Activity:
Report each line of the data below in which "order" appears.

Recorded data:
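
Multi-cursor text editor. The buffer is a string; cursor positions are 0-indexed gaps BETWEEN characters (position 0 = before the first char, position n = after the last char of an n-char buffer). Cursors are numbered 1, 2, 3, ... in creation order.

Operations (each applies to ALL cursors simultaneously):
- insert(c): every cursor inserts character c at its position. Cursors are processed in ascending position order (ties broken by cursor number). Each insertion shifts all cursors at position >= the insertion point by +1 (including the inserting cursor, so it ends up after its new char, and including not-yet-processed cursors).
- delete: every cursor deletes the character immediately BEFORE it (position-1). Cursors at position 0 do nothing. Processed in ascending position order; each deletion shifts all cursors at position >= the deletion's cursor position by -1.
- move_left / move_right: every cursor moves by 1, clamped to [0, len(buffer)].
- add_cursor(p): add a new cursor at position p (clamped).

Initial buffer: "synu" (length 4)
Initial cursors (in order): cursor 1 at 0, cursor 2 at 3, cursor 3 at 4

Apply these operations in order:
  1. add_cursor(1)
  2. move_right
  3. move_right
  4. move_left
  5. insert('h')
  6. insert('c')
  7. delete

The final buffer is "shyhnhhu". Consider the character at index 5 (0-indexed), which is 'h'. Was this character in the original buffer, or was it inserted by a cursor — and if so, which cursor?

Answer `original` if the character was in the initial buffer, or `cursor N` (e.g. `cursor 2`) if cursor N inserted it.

Answer: cursor 2

Derivation:
After op 1 (add_cursor(1)): buffer="synu" (len 4), cursors c1@0 c4@1 c2@3 c3@4, authorship ....
After op 2 (move_right): buffer="synu" (len 4), cursors c1@1 c4@2 c2@4 c3@4, authorship ....
After op 3 (move_right): buffer="synu" (len 4), cursors c1@2 c4@3 c2@4 c3@4, authorship ....
After op 4 (move_left): buffer="synu" (len 4), cursors c1@1 c4@2 c2@3 c3@3, authorship ....
After op 5 (insert('h')): buffer="shyhnhhu" (len 8), cursors c1@2 c4@4 c2@7 c3@7, authorship .1.4.23.
After op 6 (insert('c')): buffer="shcyhcnhhccu" (len 12), cursors c1@3 c4@6 c2@11 c3@11, authorship .11.44.2323.
After op 7 (delete): buffer="shyhnhhu" (len 8), cursors c1@2 c4@4 c2@7 c3@7, authorship .1.4.23.
Authorship (.=original, N=cursor N): . 1 . 4 . 2 3 .
Index 5: author = 2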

Solution to this problem:
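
Multi-cursor text editor. The buffer is a string; cursor positions are 0-indexed gaps BETWEEN characters (position 0 = before the first char, position n = after the last char of an n-char buffer). Cursors are numbered 1, 2, 3, ... in creation order.
- insert(c): every cursor inserts character c at its position. Cursors are processed in ascending position order (ties broken by cursor number). Each insertion shifts all cursors at position >= the insertion point by +1 (including the inserting cursor, so it ends up after its new char, and including not-yet-processed cursors).
- delete: every cursor deletes the character immediately BEFORE it (position-1). Cursors at position 0 do nothing. Processed in ascending position order; each deletion shifts all cursors at position >= the deletion's cursor position by -1.
Initial cursors (in order): cursor 1 at 0, cursor 2 at 3, cursor 3 at 4
Apply these operations in order: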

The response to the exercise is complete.